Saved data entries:

§ §

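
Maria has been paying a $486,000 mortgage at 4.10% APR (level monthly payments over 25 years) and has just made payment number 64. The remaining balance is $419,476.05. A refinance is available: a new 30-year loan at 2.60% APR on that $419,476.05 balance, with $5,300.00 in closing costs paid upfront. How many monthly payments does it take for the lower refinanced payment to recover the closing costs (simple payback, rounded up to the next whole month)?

Current payment = 486,000 × 4.1%/12 / (1 − (1+0.0034167)^−300) = $2,592.20.
Refinanced payment = 419,476.05 × 0.0021667 / (1 − (1+0.0021667)^−360) = $1,679.33.
Monthly savings = $2,592.20 − $1,679.33 = $912.87.
Break-even = $5,300.00 / $912.87 = 5.81 → 6 months.

6 months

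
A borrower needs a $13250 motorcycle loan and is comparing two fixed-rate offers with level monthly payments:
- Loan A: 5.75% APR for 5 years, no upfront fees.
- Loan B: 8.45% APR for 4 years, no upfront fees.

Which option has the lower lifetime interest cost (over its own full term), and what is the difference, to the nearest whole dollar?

Loan A by $384

Loan A: at 5.75% the monthly rate is 0.0047917, so the payment is 13,250 × 0.0047917 / (1 − 1.0047917^−60) = $254.62.
Total interest on Loan A = 60 × $254.62 − $13,250 = $2,027.20.
Loan B: monthly rate = 8.45%/12 = 0.0070417; payment = 13,250 × 0.0070417 / (1 − (1+0.0070417)^−48) = $326.28.
Total interest on Loan B = 48 × $326.28 − $13,250 = $2,411.44.
Loan A is lower by $384.24.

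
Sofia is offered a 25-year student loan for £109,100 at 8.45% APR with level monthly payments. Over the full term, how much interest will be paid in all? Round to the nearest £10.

Monthly rate = 8.45%/12 = 0.0070417; payment = 109,100 × 0.0070417 / (1 − (1+0.0070417)^−300) = £874.83.
Total paid = 300 × £874.83 = £262,449.00; interest = £262,449.00 − £109,100 = £153,349.00.

£153,350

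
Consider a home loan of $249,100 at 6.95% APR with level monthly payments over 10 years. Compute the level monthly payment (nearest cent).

At 6.95% the monthly rate is 0.0057917, so the payment is 249,100 × 0.0057917 / (1 − 1.0057917^−120) = $2,885.85.

$2,885.85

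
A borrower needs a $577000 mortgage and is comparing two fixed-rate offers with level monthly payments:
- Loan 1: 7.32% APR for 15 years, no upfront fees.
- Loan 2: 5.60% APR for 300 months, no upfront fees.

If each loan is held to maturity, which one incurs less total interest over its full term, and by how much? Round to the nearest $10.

Loan 1: at 7.32% the monthly rate is 0.0061000, so the payment is 577,000 × 0.0061000 / (1 − 1.0061000^−180) = $5,290.01.
Total interest on Loan 1 = 180 × $5,290.01 − $577,000 = $375,201.80.
Loan 2: monthly rate = 5.6%/12 = 0.0046667; payment = 577,000 × 0.0046667 / (1 − (1+0.0046667)^−300) = $3,577.83.
Total interest on Loan 2 = 300 × $3,577.83 − $577,000 = $496,349.00.
Loan 1 is lower by $121,147.20.

Loan 1 by $121,150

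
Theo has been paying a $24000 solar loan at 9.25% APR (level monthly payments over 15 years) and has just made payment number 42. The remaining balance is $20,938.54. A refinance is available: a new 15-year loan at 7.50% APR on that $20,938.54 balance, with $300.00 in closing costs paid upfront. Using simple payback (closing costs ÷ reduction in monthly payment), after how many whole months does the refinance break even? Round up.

Current payment = 24,000 × 9.25%/12 / (1 − (1+0.0077083)^−180) = $247.01.
Refinanced payment = 20,938.54 × 0.0062500 / (1 − (1+0.0062500)^−180) = $194.10.
Monthly savings = $247.01 − $194.10 = $52.91.
Break-even = $300.00 / $52.91 = 5.67 → 6 months.

6 months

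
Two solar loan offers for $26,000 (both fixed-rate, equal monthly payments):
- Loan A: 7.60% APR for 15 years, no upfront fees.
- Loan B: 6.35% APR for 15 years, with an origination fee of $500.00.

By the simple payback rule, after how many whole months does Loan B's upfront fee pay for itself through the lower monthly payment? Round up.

28 months

Loan A: monthly rate = 7.6%/12 = 0.0063333; payment = 26,000 × 0.0063333 / (1 − (1+0.0063333)^−180) = $242.50.
Loan B: monthly rate = 6.35%/12 = 0.0052917; payment = 26,000 × 0.0052917 / (1 − (1+0.0052917)^−180) = $224.35.
Monthly savings = $242.50 − $224.35 = $18.15.
Break-even = $500.00 / $18.15 = 27.55 → 28 months.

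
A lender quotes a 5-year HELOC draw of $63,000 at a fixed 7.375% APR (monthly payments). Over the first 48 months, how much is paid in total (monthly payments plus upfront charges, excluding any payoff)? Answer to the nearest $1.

$60,415

Monthly rate = 7.375%/12 = 0.0061458; payment = 63,000 × 0.0061458 / (1 − (1+0.0061458)^−60) = $1,258.65.
Total outlay = 48 × $1,258.65 = $60,415.20.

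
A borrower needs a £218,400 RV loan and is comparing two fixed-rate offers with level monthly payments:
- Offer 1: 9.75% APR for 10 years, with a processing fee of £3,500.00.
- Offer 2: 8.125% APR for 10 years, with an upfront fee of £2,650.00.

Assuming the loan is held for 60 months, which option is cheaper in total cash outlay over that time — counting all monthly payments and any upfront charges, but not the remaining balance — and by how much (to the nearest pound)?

Offer 1: monthly rate = 9.75%/12 = 0.0081250; payment = 218,400 × 0.0081250 / (1 − (1+0.0081250)^−120) = £2,856.02.
Offer 2: monthly rate = 8.125%/12 = 0.0067708; payment = 218,400 × 0.0067708 / (1 − (1+0.0067708)^−120) = £2,664.24.
Over 60 months: Offer 1 costs 60 × £2,856.02 + £3,500.00 = £174,861.20; Offer 2 costs 60 × £2,664.24 + £2,650.00 = £162,504.40.
Offer 2 is cheaper by £174,861.20 − £162,504.40 = £12,356.80.

Offer 2 by £12,357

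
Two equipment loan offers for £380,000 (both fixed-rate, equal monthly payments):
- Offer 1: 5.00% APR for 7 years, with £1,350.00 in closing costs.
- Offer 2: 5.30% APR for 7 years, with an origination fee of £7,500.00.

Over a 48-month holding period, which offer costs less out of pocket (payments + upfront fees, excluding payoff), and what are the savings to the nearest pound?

Offer 1: at 5.00% the monthly rate is 0.0041667, so the payment is 380,000 × 0.0041667 / (1 − 1.0041667^−84) = £5,370.89.
Offer 2: monthly rate = 5.3%/12 = 0.0044167; payment = 380,000 × 0.0044167 / (1 − (1+0.0044167)^−84) = £5,424.62.
Over 48 months: Offer 1 costs 48 × £5,370.89 + £1,350.00 = £259,152.72; Offer 2 costs 48 × £5,424.62 + £7,500.00 = £267,881.76.
Offer 1 is cheaper by £267,881.76 − £259,152.72 = £8,729.04.

Offer 1 by £8,729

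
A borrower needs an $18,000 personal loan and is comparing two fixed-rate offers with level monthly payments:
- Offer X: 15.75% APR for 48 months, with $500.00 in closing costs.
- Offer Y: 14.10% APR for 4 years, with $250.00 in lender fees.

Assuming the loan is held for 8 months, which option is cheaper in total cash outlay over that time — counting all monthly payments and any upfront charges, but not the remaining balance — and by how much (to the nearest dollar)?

Offer X: monthly rate = 15.75%/12 = 0.0131250; payment = 18,000 × 0.0131250 / (1 − (1+0.0131250)^−48) = $507.82.
Offer Y: monthly rate = 14.1%/12 = 0.0117500; payment = 18,000 × 0.0117500 / (1 − (1+0.0117500)^−48) = $492.78.
Over 8 months: Offer X costs 8 × $507.82 + $500.00 = $4,562.56; Offer Y costs 8 × $492.78 + $250.00 = $4,192.24.
Offer Y is cheaper by $4,562.56 − $4,192.24 = $370.32.

Offer Y by $370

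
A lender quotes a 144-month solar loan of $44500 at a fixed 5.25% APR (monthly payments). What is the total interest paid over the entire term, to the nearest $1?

At 5.25% the monthly rate is 0.0043750, so the payment is 44,500 × 0.0043750 / (1 − 1.0043750^−144) = $417.18.
Total paid = 144 × $417.18 = $60,073.92; interest = $60,073.92 − $44,500 = $15,573.92.

$15,574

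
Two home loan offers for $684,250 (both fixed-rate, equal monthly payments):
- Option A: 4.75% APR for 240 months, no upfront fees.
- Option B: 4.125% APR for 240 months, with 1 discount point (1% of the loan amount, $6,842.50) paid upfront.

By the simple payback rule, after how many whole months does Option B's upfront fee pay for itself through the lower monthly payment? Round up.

30 months

Option A: monthly rate = 4.75%/12 = 0.0039583; payment = 684,250 × 0.0039583 / (1 − (1+0.0039583)^−240) = $4,421.79.
Option B: at 4.125% the monthly rate is 0.0034375, so the payment is 684,250 × 0.0034375 / (1 − 1.0034375^−240) = $4,191.63.
Monthly savings = $4,421.79 − $4,191.63 = $230.16.
Break-even = $6,842.50 / $230.16 = 29.73 → 30 months.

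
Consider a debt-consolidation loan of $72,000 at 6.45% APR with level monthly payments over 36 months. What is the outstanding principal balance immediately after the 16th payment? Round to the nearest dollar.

With monthly rate i = 6.45%/12 = 0.0053750, the balance after k of n payments is P · [(1+i)^n − (1+i)^k] / [(1+i)^n − 1].
(1+0.0053750)^36 = 1.21286075 and (1+0.0053750)^16 = 1.08955537, so the balance is 72,000 × (1.21286075 − 1.08955537) / (1.21286075 − 1) = $41,707.96.

$41,708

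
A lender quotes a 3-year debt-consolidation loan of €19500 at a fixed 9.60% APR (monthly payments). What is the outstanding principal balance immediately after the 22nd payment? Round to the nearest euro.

With monthly rate i = 9.6%/12 = 0.0080000, the balance after k of n payments is P · [(1+i)^n − (1+i)^k] / [(1+i)^n − 1].
(1+0.0080000)^36 = 1.33222984 and (1+0.0080000)^22 = 1.19160333, so the balance is 19,500 × (1.33222984 − 1.19160333) / (1.33222984 − 1) = €8,253.98.

€8,254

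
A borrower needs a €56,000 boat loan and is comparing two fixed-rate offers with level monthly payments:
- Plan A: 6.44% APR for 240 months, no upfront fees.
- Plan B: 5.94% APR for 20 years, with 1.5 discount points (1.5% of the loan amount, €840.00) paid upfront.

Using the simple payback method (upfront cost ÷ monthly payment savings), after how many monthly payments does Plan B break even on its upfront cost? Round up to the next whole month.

52 months

Plan A: at 6.44% the monthly rate is 0.0053667, so the payment is 56,000 × 0.0053667 / (1 − 1.0053667^−240) = €415.55.
Plan B: monthly rate = 5.94%/12 = 0.0049500; payment = 56,000 × 0.0049500 / (1 − (1+0.0049500)^−240) = €399.27.
Monthly savings = €415.55 − €399.27 = €16.28.
Break-even = €840.00 / €16.28 = 51.60 → 52 months.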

§ §

The task:
Wherever the word "amount" turns up in a line of the entries above, copy that line.

Exercise result:
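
- Option B: 4.125% APR for 240 months, with 1 discount point (1% of the loan amount, $6,842.50) paid upfront.
- Plan B: 5.94% APR for 20 years, with 1.5 discount points (1.5% of the loan amount, €840.00) paid upfront.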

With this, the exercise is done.